▸ What to work on
Return verbatim every line from the first line of the data below to the line that contains "Payoffs: (U,E) →", inclusive, and no further.

(Dataset entries)

======

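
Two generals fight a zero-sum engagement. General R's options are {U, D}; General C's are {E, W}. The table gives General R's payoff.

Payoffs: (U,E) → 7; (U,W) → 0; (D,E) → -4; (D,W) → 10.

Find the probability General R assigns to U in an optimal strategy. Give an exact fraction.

Row minima: U → 0, D → -4; maximin = 0.
Column maxima: E → 7, W → 10; minimax = 7.
0 ≠ 7, so there is no saddle point; optimal play is mixed.
Let General R play U with probability p. Expected payoff against E: 7p + (-4)(1−p) = 11p − 4; against W: 0p + 10(1−p) = −10p + 10.
Setting these equal: 11p − 4 = −10p + 10 ⇒ 21p = 14 ⇒ p = 2/3, and the value is (11)·(2/3) − 4 = 10/3.
For General C: with q = P(E), equating U's and D's payoffs gives 7q = −14q + 10 ⇒ q = 10/21.

2/3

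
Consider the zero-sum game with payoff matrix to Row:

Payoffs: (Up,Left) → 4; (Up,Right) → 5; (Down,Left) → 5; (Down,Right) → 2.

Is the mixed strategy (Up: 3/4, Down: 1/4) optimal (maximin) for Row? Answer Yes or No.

Against Left this mix gives (3/4)·4 + (1/4)·5 = 17/4.
Against Right this mix gives (3/4)·5 + (1/4)·2 = 17/4.
All of Column's active replies (Left, Right) yield 17/4, and no column does worse for Row. The mix makes Column indifferent and guarantees 17/4, so it is optimal.

Yes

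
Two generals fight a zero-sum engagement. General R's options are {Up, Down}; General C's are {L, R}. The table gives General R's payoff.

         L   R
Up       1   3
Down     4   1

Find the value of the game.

11/5

Row minima: Up → 1, Down → 1; maximin = 1.
Column maxima: L → 4, R → 3; minimax = 3.
1 ≠ 3, so there is no saddle point; optimal play is mixed.
Let General R play Up with probability p. Expected payoff against L: 1p + 4(1−p) = −3p + 4; against R: 3p + 1(1−p) = 2p + 1.
Setting these equal: −3p + 4 = 2p + 1 ⇒ −5p = -3 ⇒ p = 3/5, and the value is (-3)·(3/5) + 4 = 11/5.
For General C: with q = P(L), equating Up's and Down's payoffs gives −2q + 3 = 3q + 1 ⇒ q = 2/5.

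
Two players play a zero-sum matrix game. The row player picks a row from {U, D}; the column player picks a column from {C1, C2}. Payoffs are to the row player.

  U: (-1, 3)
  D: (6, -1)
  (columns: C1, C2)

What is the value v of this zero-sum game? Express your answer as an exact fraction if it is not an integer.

17/11

Row minima: U → -1, D → -1; maximin = -1.
Column maxima: C1 → 6, C2 → 3; minimax = 3.
-1 ≠ 3, so there is no saddle point; optimal play is mixed.
Let the row player play U with probability p. Expected payoff against C1: (-1)p + 6(1−p) = −7p + 6; against C2: 3p + (-1)(1−p) = 4p − 1.
Setting these equal: −7p + 6 = 4p − 1 ⇒ −11p = -7 ⇒ p = 7/11, and the value is (-7)·(7/11) + 6 = 17/11.
For the column player: with q = P(C1), equating U's and D's payoffs gives −4q + 3 = 7q − 1 ⇒ q = 4/11.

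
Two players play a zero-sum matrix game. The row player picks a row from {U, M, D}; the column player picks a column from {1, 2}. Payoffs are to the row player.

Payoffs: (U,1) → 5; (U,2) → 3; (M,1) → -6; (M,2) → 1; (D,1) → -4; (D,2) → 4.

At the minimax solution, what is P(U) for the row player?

4/5

Row minima: U → 3, M → -6, D → -4; maximin = 3.
Column maxima: 1 → 5, 2 → 4; minimax = 4.
3 ≠ 4, so there is no saddle point; optimal play is mixed.
M is strictly dominated by U, so the row player never plays it.
On the remaining 2×2 (U, D vs 1, 2):
Let the row player play U with probability p. Expected payoff against 1: 5p + (-4)(1−p) = 9p − 4; against 2: 3p + 4(1−p) = −p + 4.
Setting these equal: 9p − 4 = −p + 4 ⇒ 10p = 8 ⇒ p = 4/5, and the value is (9)·(4/5) − 4 = 16/5.
For the column player: with q = P(1), equating U's and D's payoffs gives 2q + 3 = −8q + 4 ⇒ q = 1/10.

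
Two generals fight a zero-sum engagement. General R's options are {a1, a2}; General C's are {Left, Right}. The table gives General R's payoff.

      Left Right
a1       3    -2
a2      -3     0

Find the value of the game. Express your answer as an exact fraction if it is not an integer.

Row minima: a1 → -2, a2 → -3; maximin = -2.
Column maxima: Left → 3, Right → 0; minimax = 0.
-2 ≠ 0, so there is no saddle point; optimal play is mixed.
Let General R play a1 with probability p. Expected payoff against Left: 3p + (-3)(1−p) = 6p − 3; against Right: (-2)p + 0(1−p) = −2p.
Setting these equal: 6p − 3 = −2p ⇒ 8p = 3 ⇒ p = 3/8, and the value is (6)·(3/8) − 3 = -3/4.
For General C: with q = P(Left), equating a1's and a2's payoffs gives 5q − 2 = −3q ⇒ q = 1/4.

-3/4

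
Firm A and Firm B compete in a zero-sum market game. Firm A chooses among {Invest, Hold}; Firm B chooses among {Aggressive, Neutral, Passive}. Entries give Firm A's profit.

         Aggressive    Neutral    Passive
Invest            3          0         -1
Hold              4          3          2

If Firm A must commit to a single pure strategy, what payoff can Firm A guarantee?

Row minima: Invest → -1, Hold → 2.
The best of these is 2.

2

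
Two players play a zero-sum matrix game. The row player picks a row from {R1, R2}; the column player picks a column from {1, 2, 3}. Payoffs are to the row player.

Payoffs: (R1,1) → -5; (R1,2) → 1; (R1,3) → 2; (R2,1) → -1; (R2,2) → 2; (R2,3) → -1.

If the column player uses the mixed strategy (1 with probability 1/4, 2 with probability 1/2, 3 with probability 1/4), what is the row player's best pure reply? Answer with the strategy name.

Expected payoff of R1: (1/4)·(-5) + (1/2)·1 + (1/4)·2 = -1/4.
Expected payoff of R2: (1/4)·(-1) + (1/2)·2 + (1/4)·(-1) = 1/2.
The largest is 1/2, so the row player's best response is R2.

R2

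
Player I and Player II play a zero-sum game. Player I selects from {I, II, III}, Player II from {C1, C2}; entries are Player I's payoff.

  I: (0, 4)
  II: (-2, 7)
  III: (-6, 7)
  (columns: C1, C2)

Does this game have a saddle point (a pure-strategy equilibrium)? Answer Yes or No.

Row minima: I → 0, II → -2, III → -6; maximin = 0.
Column maxima: C1 → 0, C2 → 7; minimax = 0.
maximin = minimax = 0, so a saddle point exists.

Yes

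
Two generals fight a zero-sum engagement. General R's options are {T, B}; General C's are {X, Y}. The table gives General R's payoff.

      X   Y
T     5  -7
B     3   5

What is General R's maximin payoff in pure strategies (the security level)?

Row minima: T → -7, B → 3.
The best of these is 3.

3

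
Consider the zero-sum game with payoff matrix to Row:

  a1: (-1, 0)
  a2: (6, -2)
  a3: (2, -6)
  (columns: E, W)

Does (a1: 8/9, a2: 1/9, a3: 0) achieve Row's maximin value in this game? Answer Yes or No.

Yes

Against E this mix gives (8/9)·(-1) + (1/9)·6 = -2/9.
Against W this mix gives (8/9)·0 + (1/9)·(-2) = -2/9.
All of Column's active replies (E, W) yield -2/9, and no column does worse for Row. The mix makes Column indifferent and guarantees -2/9, so it is optimal.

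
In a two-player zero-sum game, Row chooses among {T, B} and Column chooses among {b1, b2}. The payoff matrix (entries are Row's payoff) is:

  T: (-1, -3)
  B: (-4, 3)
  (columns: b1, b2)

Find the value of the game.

-5/3

Row minima: T → -3, B → -4; maximin = -3.
Column maxima: b1 → -1, b2 → 3; minimax = -1.
-3 ≠ -1, so there is no saddle point; optimal play is mixed.
Let Row play T with probability p. Expected payoff against b1: (-1)p + (-4)(1−p) = 3p − 4; against b2: (-3)p + 3(1−p) = −6p + 3.
Setting these equal: 3p − 4 = −6p + 3 ⇒ 9p = 7 ⇒ p = 7/9, and the value is (3)·(7/9) − 4 = -5/3.
For Column: with q = P(b1), equating T's and B's payoffs gives 2q − 3 = −7q + 3 ⇒ q = 2/3.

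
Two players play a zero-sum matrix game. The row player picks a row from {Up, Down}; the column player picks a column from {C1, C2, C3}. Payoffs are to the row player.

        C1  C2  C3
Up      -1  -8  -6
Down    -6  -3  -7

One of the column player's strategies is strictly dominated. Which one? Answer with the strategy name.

C3 holds the row player's payoff strictly below C1 in every row: -6 < -1, -7 < -6.
So C1 is strictly dominated for the column player.

C1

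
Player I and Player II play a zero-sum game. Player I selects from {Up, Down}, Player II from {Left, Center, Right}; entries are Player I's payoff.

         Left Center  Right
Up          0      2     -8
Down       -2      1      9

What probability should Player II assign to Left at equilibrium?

17/19

Row minima: Up → -8, Down → -2; maximin = -2.
Column maxima: Left → 0, Center → 2, Right → 9; minimax = 0.
-2 ≠ 0, so there is no saddle point; optimal play is mixed.
Center is strictly dominated by Left (it gives Player I strictly more in every row), so Player II never plays it.
On the remaining 2×2 (Up, Down vs Left, Right):
Let Player I play Up with probability p. Expected payoff against Left: 0p + (-2)(1−p) = 2p − 2; against Right: (-8)p + 9(1−p) = −17p + 9.
Setting these equal: 2p − 2 = −17p + 9 ⇒ 19p = 11 ⇒ p = 11/19, and the value is (2)·(11/19) − 2 = -16/19.
For Player II: with q = P(Left), equating Up's and Down's payoffs gives 8q − 8 = −11q + 9 ⇒ q = 17/19.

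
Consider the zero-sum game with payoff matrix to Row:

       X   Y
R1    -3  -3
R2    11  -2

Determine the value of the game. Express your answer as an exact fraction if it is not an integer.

Row minima: R1 → -3, R2 → -2; maximin = -2.
Column maxima: X → 11, Y → -2; minimax = -2.
Since maximin = minimax = -2, there is a saddle point and the value is -2.

-2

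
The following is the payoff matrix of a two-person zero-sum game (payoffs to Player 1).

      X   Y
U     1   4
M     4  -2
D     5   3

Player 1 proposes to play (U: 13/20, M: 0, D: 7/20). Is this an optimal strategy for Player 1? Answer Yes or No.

No

Against X this mix gives (13/20)·1 + (7/20)·5 = 12/5.
Against Y this mix gives (13/20)·4 + (7/20)·3 = 73/20.
Player 2 will play X, holding Player 1 to 12/5. Shifting weight toward the row that does better against X would raise this floor (the equalizing mix achieves 17/5 against both X and Y), so the proposed strategy is not optimal.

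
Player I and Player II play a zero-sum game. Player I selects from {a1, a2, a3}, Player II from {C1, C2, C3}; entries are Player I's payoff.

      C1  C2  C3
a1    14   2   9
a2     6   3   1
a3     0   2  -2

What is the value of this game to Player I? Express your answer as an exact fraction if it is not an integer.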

======

▸ Solution to this problem
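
Two generals fight a zero-sum engagement. General R's options are {U, D}; General C's are {E, W}. The table gives General R's payoff.

Payoffs: (U,E) → 7; (U,W) → 0; (D,E) → -4; (D,W) → 10.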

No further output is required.